• **Task to carry out**: Report only how many lines of the entries below contain the string "gravel".

• **Supplied records**:

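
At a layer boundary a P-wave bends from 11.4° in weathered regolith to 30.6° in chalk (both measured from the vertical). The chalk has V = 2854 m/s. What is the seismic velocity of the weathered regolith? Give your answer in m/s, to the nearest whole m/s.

Snell's law: sin 11.4°/V₁ = sin 30.6°/V₂.
V₁ = V₂·sin 11.4°/sin 30.6° = 2854 × 0.3883 = 1108.19 m/s.

1108 m/s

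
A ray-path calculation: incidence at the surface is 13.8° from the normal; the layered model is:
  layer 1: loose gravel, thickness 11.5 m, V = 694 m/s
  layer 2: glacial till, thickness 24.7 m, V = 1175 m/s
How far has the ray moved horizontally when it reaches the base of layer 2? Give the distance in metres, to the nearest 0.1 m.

13.7 m

Ray parameter p = sin 13.8° / 694 m/s = 3.4371e-04 s/m.
Layer 1: θ = 13.80°; offset = 11.5·tan 13.80° = 2.825 m.
Layer 2: sin θ = p·1175 = 0.4039 → θ = 23.82°; offset = 24.7·tan 23.82° = 10.904 m.
Summing the layer offsets gives 13.729 m.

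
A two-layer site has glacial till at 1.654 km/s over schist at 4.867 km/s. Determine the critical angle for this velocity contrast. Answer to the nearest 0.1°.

At critical incidence the refracted ray runs along the interface (θ₂ = 90°), so sin θ_c = V₁/V₂.
θ_c = arcsin(1.654/4.867) = arcsin 0.3398 = 19.87°.

19.9°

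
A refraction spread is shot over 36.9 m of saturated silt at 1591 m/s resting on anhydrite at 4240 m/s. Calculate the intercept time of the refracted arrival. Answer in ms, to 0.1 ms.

tᵢ = 2h·√(V₂²−V₁²)/(V₁V₂).
√(V₂²−V₁²) = √(4240²−1591²) = 3930.2 m/s.
tᵢ = 2·36.9·3930.2/(1591·4240) = 0.04300 s.

43.0 ms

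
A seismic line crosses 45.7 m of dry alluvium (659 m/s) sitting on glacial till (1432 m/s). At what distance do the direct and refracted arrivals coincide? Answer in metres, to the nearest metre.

θ_c = arcsin(659/1432) = 27.40°, so cos θ_c = 0.8878 and tᵢ = 2h cos θ_c/V₁ = 0.1231 s.
At crossover x/V₁ = x/V₂ + tᵢ ⇒ x = tᵢ/(1/V₁ − 1/V₂) = 0.12314/(1.5175e-03 − 6.9832e-04) = 150.33 m.

150 m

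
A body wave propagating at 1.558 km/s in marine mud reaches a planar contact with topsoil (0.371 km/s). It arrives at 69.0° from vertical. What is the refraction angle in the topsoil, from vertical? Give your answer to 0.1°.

12.8°

sin θ₁/V₁ = sin θ₂/V₂ ⇒ sin θ₂ = 0.371·sin 69.0°/1.558 = 0.371·0.9336/1.558 = 0.2223.
θ₂ = sin⁻¹(0.2223) = 12.84° (from vertical).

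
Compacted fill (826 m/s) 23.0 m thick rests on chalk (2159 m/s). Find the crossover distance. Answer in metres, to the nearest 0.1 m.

x_cross = 2h·√((V₂+V₁)/(V₂−V₁)).
(V₂+V₁)/(V₂−V₁) = (2159+826)/(2159−826) = 2.2393; √ = 1.4964.
x_cross = 2·23.0·1.4964 = 68.84 m.

68.8 m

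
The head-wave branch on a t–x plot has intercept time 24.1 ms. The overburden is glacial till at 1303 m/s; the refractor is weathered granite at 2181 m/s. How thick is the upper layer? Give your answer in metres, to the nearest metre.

20 m

θ_c = arcsin(1303/2181) = 36.69°; cos θ_c = 0.8019.
tᵢ = 2h cos θ_c/V₁ ⇒ h = tᵢ·V₁/(2 cos θ_c) = 0.0241·1303/(2·0.8019) = 19.58 m.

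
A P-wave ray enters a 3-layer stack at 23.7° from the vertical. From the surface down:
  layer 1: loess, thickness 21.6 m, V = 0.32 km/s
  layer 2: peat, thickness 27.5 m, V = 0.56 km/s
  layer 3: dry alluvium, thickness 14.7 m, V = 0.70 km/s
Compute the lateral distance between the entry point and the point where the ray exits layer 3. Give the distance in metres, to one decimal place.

63.8 m

p = sin θ₁/V₁ = sin 23.7°/0.32 = 1.2561e+00 s/km is conserved through the stack.
Layer 1: θ = 23.70°; offset = 21.6·tan 23.70° = 9.482 m.
Layer 2: sin θ = p·0.56 = 0.7034 → θ = 44.70°; offset = 27.5·tan 44.70° = 27.215 m.
Layer 3: sin θ = p·0.70 = 0.8793 → θ = 61.55°; offset = 14.7·tan 61.55° = 27.134 m.
Total horizontal offset = 63.831 m.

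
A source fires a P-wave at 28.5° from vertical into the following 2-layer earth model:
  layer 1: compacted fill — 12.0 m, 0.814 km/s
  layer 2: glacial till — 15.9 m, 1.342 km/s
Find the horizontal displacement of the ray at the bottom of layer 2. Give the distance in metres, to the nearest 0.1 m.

26.8 m

p = sin θ₁/V₁ = sin 28.5°/0.814 = 5.8619e-01 s/km is conserved through the stack.
Layer 1: θ = 28.50°; offset = 12.0·tan 28.50° = 6.515 m.
Layer 2: sin θ = p·1.342 = 0.7867 → θ = 51.88°; offset = 15.9·tan 51.88° = 20.260 m.
Summing the layer offsets gives 26.775 m.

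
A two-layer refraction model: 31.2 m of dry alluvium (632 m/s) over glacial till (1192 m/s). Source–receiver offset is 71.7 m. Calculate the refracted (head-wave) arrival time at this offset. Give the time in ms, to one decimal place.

143.9 ms

θ_c = arcsin(V₁/V₂) = arcsin(632/1192) = 32.02°, cos θ_c = 0.8479.
Intercept time tᵢ = 2h cos θ_c / V₁ = 2·31.2·0.8479/632 = 0.08371 s.
t = x/V₂ + tᵢ = 71.7/1192 + 0.08371 = 0.14386 s.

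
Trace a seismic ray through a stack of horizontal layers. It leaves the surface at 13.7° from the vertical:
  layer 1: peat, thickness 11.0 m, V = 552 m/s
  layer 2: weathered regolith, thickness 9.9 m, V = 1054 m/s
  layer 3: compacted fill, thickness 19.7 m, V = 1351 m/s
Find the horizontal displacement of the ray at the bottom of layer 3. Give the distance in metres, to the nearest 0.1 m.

21.7 m

Ray parameter p = sin 13.7° / 552 m/s = 4.2905e-04 s/m.
Layer 1: θ = 13.70°; offset = 11.0·tan 13.70° = 2.682 m.
Layer 2: sin θ = p·1054 = 0.4522 → θ = 26.89°; offset = 9.9·tan 26.89° = 5.020 m.
Layer 3: sin θ = p·1351 = 0.5797 → θ = 35.43°; offset = 19.7·tan 35.43° = 14.014 m.
Total horizontal offset = 21.715 m.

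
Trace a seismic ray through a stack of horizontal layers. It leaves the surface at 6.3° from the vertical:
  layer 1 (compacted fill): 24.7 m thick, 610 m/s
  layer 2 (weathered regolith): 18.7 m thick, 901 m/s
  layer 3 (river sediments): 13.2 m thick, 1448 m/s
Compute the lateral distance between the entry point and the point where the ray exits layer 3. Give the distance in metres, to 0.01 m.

9.36 m

Ray parameter p = sin 6.3° / 610 m/s = 1.7989e-04 s/m.
Layer 1: θ = 6.30°; offset = 24.7·tan 6.30° = 2.7269 m.
Layer 2: sin θ = p·901 = 0.1621 → θ = 9.33°; offset = 18.7·tan 9.33° = 3.0716 m.
Layer 3: sin θ = p·1448 = 0.2605 → θ = 15.10°; offset = 13.2·tan 15.10° = 3.5613 m.
Total horizontal offset = 9.3598 m.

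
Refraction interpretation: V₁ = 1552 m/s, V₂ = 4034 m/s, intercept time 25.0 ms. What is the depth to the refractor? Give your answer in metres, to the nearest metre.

θ_c = arcsin(1552/4034) = 22.63°; cos θ_c = 0.9230.
tᵢ = 2h cos θ_c/V₁ ⇒ h = tᵢ·V₁/(2 cos θ_c) = 0.025·1552/(2·0.9230) = 21.02 m.

21 m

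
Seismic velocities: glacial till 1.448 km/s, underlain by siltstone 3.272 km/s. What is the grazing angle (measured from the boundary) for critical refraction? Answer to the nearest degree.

At critical incidence the refracted ray runs along the interface (θ₂ = 90°), so sin θ_c = V₁/V₂.
θ_c = arcsin(1.448/3.272) = arcsin 0.4425 = 26.27°.
Measured from the interface: 90° − 26.27° = 63.73°.

64°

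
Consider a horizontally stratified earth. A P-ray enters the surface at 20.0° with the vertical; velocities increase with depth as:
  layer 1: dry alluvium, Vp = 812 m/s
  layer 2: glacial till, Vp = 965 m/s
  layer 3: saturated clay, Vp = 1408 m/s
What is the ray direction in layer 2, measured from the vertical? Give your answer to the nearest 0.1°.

24.0°

Snell's law across each interface conserves sin θ / V, so sin θ_2 = V_2·sin θ₁/V₁.
sin θ_2 = 965 × sin 20.0° / 812 = 0.4065.
θ_2 = arcsin 0.4065 = 23.98°.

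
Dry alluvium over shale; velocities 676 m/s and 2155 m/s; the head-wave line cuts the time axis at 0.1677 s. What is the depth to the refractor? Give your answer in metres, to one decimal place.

h = tᵢ·V₁·V₂ / (2·√(V₂²−V₁²)).
√(V₂²−V₁²) = √(2155² − 676²) = 2046.2 m/s.
h = 0.1677 s × 676 × 2155 / (2 × 2046.2) = 59.70 m.

59.7 m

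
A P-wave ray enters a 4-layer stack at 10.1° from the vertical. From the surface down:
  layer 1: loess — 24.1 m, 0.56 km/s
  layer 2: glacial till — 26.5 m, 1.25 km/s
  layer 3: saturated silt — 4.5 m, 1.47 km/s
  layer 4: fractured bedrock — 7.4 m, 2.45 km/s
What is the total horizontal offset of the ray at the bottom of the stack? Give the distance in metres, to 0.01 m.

26.75 m

Apply Snell's law at each interface; in layer i the horizontal offset is hᵢ·tan θᵢ.
Layer 1: θ = 10.10°; offset = 24.1·tan 10.10° = 4.2929 m.
Layer 2: sin θ = 1.25·sin 10.1°/0.56 = 0.3914, θ = 23.04°; offset = 26.5·tan 23.04° = 11.2728 m.
Layer 3: sin θ = 1.47·sin 10.1°/0.56 = 0.4603, θ = 27.41°; offset = 4.5·tan 27.41° = 2.3335 m.
Layer 4: sin θ = 2.45·sin 10.1°/0.56 = 0.7672, θ = 50.11°; offset = 7.4·tan 50.11° = 8.8521 m.
Total horizontal offset = 26.7512 m.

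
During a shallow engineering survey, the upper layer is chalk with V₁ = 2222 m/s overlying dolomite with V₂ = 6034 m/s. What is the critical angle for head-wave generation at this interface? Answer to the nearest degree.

Critical incidence: sin θ_c = V₁/V₂ = 2222/6034 = 0.3682.
θ_c = arcsin 0.3682 = 21.61°.

22°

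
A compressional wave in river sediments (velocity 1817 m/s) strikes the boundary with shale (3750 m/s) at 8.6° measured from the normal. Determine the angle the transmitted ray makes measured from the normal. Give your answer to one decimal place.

18.0°

Snell's law: sin θ₂ = (V₂/V₁)·sin θ₁ = (3750/1817)·sin 8.6° = 0.3086.
θ₂ = sin⁻¹(0.3086) = 17.98° (from vertical).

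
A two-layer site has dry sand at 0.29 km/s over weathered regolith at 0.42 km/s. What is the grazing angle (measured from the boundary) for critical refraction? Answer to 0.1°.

46.3°

Critical incidence: sin θ_c = V₁/V₂ = 0.29/0.42 = 0.6905.
θ_c = arcsin 0.6905 = 43.67°.
Measured from the interface: 90° − 43.67° = 46.33°.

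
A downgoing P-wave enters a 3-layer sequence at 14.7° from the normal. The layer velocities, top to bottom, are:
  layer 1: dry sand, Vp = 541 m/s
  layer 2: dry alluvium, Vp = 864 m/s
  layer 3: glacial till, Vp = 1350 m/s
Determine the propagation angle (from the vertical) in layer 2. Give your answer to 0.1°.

23.9°

Snell's law across each interface conserves sin θ / V, so sin θ_2 = V_2·sin θ₁/V₁.
sin θ_2 = 864 × sin 14.7° / 541 = 0.4053.
θ_2 = arcsin 0.4053 = 23.91°.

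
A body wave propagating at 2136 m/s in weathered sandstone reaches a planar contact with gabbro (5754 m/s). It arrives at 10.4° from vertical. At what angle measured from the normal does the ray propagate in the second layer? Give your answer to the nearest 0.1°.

sin θ₁/V₁ = sin θ₂/V₂ ⇒ sin θ₂ = 5754·sin 10.4°/2136 = 5754·0.1805/2136 = 0.4863.
θ₂ = arcsin 0.4863 = 29.10° from the normal.

29.1°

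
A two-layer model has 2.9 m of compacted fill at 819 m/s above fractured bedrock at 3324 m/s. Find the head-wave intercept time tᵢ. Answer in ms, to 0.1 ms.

θ_c = arcsin(V₁/V₂) = arcsin(819/3324) = 14.26°; cos θ_c = 0.9692.
tᵢ = 2h·cos θ_c / V₁ = 2·2.9·0.9692 / 819 = 0.00686 s.

6.9 ms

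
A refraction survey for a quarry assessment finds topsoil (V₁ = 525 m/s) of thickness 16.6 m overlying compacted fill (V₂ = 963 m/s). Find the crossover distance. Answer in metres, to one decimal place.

θ_c = arcsin(525/963) = 33.04°, so cos θ_c = 0.8383 and tᵢ = 2h cos θ_c/V₁ = 0.0530 s.
At crossover x/V₁ = x/V₂ + tᵢ ⇒ x = tᵢ/(1/V₁ − 1/V₂) = 0.05301/(1.9048e-03 − 1.0384e-03) = 61.19 m.

61.2 m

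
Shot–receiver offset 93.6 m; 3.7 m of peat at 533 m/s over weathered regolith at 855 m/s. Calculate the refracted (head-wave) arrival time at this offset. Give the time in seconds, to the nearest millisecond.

θ_c = arcsin(V₁/V₂) = arcsin(533/855) = 38.56°, cos θ_c = 0.7819.
Intercept time tᵢ = 2h cos θ_c / V₁ = 2·3.7·0.7819/533 = 0.01086 s.
t = x/V₂ + tᵢ = 93.6/855 + 0.01086 = 0.12033 s.

0.120 s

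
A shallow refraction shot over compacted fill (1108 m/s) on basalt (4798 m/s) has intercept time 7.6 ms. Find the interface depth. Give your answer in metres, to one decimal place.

h = tᵢ·V₁·V₂ / (2·√(V₂²−V₁²)).
√(V₂²−V₁²) = √(4798² − 1108²) = 4668.3 m/s.
h = 0.0076 s × 1108 × 4798 / (2 × 4668.3) = 4.33 m.

4.3 m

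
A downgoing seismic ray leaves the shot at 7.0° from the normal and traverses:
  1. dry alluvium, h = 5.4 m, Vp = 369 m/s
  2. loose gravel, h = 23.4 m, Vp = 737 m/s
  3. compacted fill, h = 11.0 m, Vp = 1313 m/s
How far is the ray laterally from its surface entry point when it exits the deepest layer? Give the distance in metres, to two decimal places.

11.83 m

Apply Snell's law at each interface; in layer i the horizontal offset is hᵢ·tan θᵢ.
Layer 1: θ = 7.00°; offset = 5.4·tan 7.00° = 0.6630 m.
Layer 2: sin θ = 737·sin 7.0°/369 = 0.2434, θ = 14.09°; offset = 23.4·tan 14.09° = 5.8724 m.
Layer 3: sin θ = 1313·sin 7.0°/369 = 0.4336, θ = 25.70°; offset = 11.0·tan 25.70° = 5.2937 m.
Summing the layer offsets gives 11.8291 m.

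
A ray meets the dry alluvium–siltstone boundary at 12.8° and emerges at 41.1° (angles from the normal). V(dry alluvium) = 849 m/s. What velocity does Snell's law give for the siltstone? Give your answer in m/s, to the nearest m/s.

2519 m/s

sin 12.8° = 0.2215; sin 41.1° = 0.6574.
V₂ = V₁·(sin θ₂/sin θ₁) = 849·(0.6574/0.2215) = 2519.14 m/s.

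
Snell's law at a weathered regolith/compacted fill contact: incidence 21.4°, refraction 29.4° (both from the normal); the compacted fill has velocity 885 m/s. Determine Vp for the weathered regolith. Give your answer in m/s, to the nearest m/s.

sin 21.4° = 0.3649; sin 29.4° = 0.4909.
V₁ = V₂·(sin θ₁/sin θ₂) = 885·(0.3649/0.4909) = 657.80 m/s.

658 m/s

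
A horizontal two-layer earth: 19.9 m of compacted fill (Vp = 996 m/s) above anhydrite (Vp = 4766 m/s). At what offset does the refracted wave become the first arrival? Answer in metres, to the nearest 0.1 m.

49.2 m

θ_c = arcsin(996/4766) = 12.06°, so cos θ_c = 0.9779 and tᵢ = 2h cos θ_c/V₁ = 0.0391 s.
At crossover x/V₁ = x/V₂ + tᵢ ⇒ x = tᵢ/(1/V₁ − 1/V₂) = 0.03908/(1.0040e-03 − 2.0982e-04) = 49.20 m.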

• **Exercise answer**: 2